• [EXERCISE DIRECTIONS] Everything in the data below is left aside except the lines from the one containing "Answer: 241/5112 ≈ 0.047144" through the one containing "Answer: -10260168141/1401783836030294 ≈"; repeat those exactly.

_ _ _ _ _

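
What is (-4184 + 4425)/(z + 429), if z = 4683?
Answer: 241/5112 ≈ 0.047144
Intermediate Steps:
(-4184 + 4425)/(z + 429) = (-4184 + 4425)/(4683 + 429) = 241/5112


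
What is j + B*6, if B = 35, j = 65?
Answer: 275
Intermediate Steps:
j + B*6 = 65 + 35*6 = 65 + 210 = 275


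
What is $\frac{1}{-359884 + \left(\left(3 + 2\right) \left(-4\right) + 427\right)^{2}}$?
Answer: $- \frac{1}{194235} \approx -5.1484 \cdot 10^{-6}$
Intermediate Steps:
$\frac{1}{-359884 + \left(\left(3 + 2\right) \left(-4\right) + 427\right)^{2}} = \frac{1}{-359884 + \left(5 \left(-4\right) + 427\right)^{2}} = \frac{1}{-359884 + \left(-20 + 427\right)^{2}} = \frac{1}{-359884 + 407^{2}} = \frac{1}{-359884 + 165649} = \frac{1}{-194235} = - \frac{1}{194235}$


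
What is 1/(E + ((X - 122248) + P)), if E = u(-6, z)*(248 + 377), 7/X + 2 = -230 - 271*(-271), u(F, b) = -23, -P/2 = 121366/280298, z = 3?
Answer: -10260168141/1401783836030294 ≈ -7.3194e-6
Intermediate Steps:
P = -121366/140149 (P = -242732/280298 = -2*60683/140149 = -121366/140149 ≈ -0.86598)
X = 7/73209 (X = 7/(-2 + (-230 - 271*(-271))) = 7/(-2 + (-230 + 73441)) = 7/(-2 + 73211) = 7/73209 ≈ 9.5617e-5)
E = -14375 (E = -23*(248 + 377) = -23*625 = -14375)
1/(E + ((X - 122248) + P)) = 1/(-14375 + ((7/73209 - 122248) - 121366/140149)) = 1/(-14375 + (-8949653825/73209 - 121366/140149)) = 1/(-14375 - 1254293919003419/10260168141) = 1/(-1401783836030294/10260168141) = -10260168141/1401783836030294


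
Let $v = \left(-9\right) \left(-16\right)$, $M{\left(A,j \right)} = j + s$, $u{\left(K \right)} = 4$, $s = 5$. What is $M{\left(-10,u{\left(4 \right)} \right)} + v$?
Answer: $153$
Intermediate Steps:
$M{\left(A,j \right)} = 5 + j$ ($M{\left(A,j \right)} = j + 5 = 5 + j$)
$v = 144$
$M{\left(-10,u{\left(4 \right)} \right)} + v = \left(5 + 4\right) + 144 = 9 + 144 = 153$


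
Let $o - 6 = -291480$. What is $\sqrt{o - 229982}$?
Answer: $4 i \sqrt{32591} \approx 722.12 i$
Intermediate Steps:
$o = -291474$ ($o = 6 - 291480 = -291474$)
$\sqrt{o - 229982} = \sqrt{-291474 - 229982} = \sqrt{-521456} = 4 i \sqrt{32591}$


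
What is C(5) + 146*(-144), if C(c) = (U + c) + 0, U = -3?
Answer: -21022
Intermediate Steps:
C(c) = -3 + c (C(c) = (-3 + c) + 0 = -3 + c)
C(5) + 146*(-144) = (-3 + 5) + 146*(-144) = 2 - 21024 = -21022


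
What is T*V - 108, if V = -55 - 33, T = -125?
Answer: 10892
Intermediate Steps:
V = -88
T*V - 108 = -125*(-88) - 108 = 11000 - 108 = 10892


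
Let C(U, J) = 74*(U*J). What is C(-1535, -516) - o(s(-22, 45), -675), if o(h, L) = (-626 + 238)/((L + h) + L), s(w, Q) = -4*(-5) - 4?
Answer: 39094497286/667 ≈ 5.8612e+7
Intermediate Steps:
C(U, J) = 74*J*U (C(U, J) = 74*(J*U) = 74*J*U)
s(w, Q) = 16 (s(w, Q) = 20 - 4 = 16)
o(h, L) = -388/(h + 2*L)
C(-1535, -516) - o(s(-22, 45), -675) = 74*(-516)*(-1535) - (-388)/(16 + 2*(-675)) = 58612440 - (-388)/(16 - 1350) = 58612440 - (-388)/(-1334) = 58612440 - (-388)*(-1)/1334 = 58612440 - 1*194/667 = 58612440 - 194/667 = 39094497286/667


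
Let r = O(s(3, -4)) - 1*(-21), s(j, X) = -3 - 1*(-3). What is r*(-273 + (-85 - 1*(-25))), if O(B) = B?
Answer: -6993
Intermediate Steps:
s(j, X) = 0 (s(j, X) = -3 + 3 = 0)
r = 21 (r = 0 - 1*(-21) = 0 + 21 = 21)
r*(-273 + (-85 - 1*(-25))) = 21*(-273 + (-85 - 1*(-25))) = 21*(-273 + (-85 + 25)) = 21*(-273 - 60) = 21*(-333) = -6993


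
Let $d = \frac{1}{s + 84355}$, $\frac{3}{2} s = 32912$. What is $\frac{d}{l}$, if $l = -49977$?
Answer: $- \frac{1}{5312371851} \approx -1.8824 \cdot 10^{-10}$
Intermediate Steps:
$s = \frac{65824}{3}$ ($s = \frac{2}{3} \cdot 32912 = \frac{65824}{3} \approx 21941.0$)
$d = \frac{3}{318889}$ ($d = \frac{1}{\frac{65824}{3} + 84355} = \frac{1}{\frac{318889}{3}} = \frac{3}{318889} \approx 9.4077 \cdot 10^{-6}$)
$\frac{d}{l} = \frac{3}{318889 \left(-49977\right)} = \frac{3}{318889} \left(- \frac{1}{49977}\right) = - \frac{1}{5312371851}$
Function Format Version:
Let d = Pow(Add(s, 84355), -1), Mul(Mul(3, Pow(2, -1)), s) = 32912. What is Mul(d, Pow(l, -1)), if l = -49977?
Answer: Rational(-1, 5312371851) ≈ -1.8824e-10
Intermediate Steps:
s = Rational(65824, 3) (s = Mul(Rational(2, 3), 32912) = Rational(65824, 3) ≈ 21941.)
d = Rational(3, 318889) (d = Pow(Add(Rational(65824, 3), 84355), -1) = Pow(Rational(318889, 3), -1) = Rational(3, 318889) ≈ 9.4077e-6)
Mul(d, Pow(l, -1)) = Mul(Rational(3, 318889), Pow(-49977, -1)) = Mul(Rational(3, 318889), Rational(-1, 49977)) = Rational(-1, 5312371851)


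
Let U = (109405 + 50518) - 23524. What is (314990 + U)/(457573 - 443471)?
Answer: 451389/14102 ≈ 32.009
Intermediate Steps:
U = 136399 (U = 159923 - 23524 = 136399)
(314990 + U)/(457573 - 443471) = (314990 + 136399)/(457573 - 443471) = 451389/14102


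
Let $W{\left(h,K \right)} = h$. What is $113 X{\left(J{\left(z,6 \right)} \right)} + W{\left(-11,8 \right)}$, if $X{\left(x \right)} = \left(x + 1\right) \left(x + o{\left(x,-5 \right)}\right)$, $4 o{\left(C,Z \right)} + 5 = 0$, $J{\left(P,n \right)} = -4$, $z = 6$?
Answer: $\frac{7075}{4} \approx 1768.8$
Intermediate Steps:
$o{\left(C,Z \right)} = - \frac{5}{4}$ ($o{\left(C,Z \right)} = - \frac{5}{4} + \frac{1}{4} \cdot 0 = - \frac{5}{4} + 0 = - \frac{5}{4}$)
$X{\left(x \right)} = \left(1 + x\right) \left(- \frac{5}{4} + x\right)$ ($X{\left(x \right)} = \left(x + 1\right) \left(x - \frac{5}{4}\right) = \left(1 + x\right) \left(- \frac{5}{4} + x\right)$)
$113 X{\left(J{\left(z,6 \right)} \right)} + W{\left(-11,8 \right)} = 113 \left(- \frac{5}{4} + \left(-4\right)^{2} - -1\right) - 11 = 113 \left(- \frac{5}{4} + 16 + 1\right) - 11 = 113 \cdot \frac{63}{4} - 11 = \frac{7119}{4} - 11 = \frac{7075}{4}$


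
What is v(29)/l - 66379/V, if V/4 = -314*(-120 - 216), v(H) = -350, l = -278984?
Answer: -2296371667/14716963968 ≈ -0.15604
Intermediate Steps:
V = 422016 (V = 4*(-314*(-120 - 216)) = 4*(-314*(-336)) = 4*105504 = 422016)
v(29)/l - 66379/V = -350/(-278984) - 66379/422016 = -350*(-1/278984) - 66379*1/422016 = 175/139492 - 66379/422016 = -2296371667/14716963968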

_ _ _ _ _

• [EXERCISE SOLUTION]
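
Answer: 241/5112 ≈ 0.047144
Intermediate Steps:
(-4184 + 4425)/(z + 429) = (-4184 + 4425)/(4683 + 429) = 241/5112


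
What is j + B*6, if B = 35, j = 65?
Answer: 275
Intermediate Steps:
j + B*6 = 65 + 35*6 = 65 + 210 = 275


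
What is $\frac{1}{-359884 + \left(\left(3 + 2\right) \left(-4\right) + 427\right)^{2}}$?
Answer: $- \frac{1}{194235} \approx -5.1484 \cdot 10^{-6}$
Intermediate Steps:
$\frac{1}{-359884 + \left(\left(3 + 2\right) \left(-4\right) + 427\right)^{2}} = \frac{1}{-359884 + \left(5 \left(-4\right) + 427\right)^{2}} = \frac{1}{-359884 + \left(-20 + 427\right)^{2}} = \frac{1}{-359884 + 407^{2}} = \frac{1}{-359884 + 165649} = \frac{1}{-194235} = - \frac{1}{194235}$


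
What is 1/(E + ((X - 122248) + P)), if E = u(-6, z)*(248 + 377), 7/X + 2 = -230 - 271*(-271), u(F, b) = -23, -P/2 = 121366/280298, z = 3?
Answer: -10260168141/1401783836030294 ≈ -7.3194e-6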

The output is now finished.